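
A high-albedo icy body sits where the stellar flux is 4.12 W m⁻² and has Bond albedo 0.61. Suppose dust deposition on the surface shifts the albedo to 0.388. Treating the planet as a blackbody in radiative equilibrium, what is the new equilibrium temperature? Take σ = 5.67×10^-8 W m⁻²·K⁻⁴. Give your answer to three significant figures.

57.7 K

New equilibrium: T₂ = [(1−0.388)·4.120/(4σ)]^(1/4) = 57.74 K.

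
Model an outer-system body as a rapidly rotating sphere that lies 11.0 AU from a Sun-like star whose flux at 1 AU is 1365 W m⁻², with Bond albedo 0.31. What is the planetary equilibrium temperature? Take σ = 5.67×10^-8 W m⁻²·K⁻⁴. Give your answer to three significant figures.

Irradiance scales as 1/d², so S = 1365 W m⁻² × (1/11.0)² = 11.28 W m⁻².
Averaging over the sphere, the absorbed flux is S(1−α)/4 = 1.946 W m⁻².
Set σT⁴ = 1.946 → T = (1.946/σ)^(1/4) = 76.54 K.

76.5 K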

****

All of the material above should be printed out in full, word for word.

■ ANSWER BOX ■
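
A high-albedo icy body sits where the stellar flux is 4.12 W m⁻² and has Bond albedo 0.61. Suppose dust deposition on the surface shifts the albedo to 0.388. Treating the planet as a blackbody in radiative equilibrium, what is the new equilibrium temperature? Take σ = 5.67×10^-8 W m⁻²·K⁻⁴. Give your answer to three significant figures.

57.7 K

New equilibrium: T₂ = [(1−0.388)·4.120/(4σ)]^(1/4) = 57.74 K.

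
Model an outer-system body as a rapidly rotating sphere that lies 11.0 AU from a Sun-like star whose flux at 1 AU is 1365 W m⁻², with Bond albedo 0.31. What is the planetary equilibrium temperature? Take σ = 5.67×10^-8 W m⁻²·K⁻⁴. Give your answer to three significant figures.

Irradiance scales as 1/d², so S = 1365 W m⁻² × (1/11.0)² = 11.28 W m⁻².
Averaging over the sphere, the absorbed flux is S(1−α)/4 = 1.946 W m⁻².
Set σT⁴ = 1.946 → T = (1.946/σ)^(1/4) = 76.54 K.

76.5 K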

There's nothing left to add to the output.